▶ [What this task involves]
Each record is to be duplicated exactly, with nothing added.

(Data extracted from a collection)
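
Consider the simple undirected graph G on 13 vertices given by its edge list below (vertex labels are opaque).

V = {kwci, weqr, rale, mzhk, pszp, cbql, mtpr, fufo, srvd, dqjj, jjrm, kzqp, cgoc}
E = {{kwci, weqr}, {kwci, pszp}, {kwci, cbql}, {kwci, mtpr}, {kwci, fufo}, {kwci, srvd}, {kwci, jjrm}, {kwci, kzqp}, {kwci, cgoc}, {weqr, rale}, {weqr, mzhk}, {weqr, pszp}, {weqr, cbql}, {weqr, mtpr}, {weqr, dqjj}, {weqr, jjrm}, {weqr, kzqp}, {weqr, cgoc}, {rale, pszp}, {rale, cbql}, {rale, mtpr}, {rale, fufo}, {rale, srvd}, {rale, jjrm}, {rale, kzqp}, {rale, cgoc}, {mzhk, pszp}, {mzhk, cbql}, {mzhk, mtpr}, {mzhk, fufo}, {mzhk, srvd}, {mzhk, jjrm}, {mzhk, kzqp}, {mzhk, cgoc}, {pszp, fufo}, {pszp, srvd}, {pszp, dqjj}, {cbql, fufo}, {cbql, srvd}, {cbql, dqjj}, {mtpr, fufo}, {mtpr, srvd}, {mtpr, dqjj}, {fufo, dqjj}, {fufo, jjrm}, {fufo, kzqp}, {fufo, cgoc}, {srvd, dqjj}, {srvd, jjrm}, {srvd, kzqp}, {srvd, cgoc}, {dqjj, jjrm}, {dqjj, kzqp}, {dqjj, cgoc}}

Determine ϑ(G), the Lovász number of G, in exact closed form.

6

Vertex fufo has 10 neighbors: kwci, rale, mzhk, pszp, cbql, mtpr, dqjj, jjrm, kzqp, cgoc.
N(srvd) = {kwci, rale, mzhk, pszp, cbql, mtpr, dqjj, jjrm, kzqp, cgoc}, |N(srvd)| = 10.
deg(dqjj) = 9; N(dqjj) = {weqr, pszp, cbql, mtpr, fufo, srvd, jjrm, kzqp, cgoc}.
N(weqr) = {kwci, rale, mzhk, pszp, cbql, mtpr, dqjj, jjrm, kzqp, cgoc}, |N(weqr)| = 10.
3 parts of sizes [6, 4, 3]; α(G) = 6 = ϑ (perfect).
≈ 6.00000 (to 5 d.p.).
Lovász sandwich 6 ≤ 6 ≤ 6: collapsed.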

▶ [Written solution]
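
Consider the simple undirected graph G on 13 vertices given by its edge list below (vertex labels are opaque).

V = {kwci, weqr, rale, mzhk, pszp, cbql, mtpr, fufo, srvd, dqjj, jjrm, kzqp, cgoc}
E = {{kwci, weqr}, {kwci, pszp}, {kwci, cbql}, {kwci, mtpr}, {kwci, fufo}, {kwci, srvd}, {kwci, jjrm}, {kwci, kzqp}, {kwci, cgoc}, {weqr, rale}, {weqr, mzhk}, {weqr, pszp}, {weqr, cbql}, {weqr, mtpr}, {weqr, dqjj}, {weqr, jjrm}, {weqr, kzqp}, {weqr, cgoc}, {rale, pszp}, {rale, cbql}, {rale, mtpr}, {rale, fufo}, {rale, srvd}, {rale, jjrm}, {rale, kzqp}, {rale, cgoc}, {mzhk, pszp}, {mzhk, cbql}, {mzhk, mtpr}, {mzhk, fufo}, {mzhk, srvd}, {mzhk, jjrm}, {mzhk, kzqp}, {mzhk, cgoc}, {pszp, fufo}, {pszp, srvd}, {pszp, dqjj}, {cbql, fufo}, {cbql, srvd}, {cbql, dqjj}, {mtpr, fufo}, {mtpr, srvd}, {mtpr, dqjj}, {fufo, dqjj}, {fufo, jjrm}, {fufo, kzqp}, {fufo, cgoc}, {srvd, dqjj}, {srvd, jjrm}, {srvd, kzqp}, {srvd, cgoc}, {dqjj, jjrm}, {dqjj, kzqp}, {dqjj, cgoc}}

Determine ϑ(G), the Lovász number of G, in exact closed form.

6

Vertex fufo has 10 neighbors: kwci, rale, mzhk, pszp, cbql, mtpr, dqjj, jjrm, kzqp, cgoc.
N(srvd) = {kwci, rale, mzhk, pszp, cbql, mtpr, dqjj, jjrm, kzqp, cgoc}, |N(srvd)| = 10.
deg(dqjj) = 9; N(dqjj) = {weqr, pszp, cbql, mtpr, fufo, srvd, jjrm, kzqp, cgoc}.
N(weqr) = {kwci, rale, mzhk, pszp, cbql, mtpr, dqjj, jjrm, kzqp, cgoc}, |N(weqr)| = 10.
3 parts of sizes [6, 4, 3]; α(G) = 6 = ϑ (perfect).
≈ 6.00000 (to 5 d.p.).
Lovász sandwich 6 ≤ 6 ≤ 6: collapsed.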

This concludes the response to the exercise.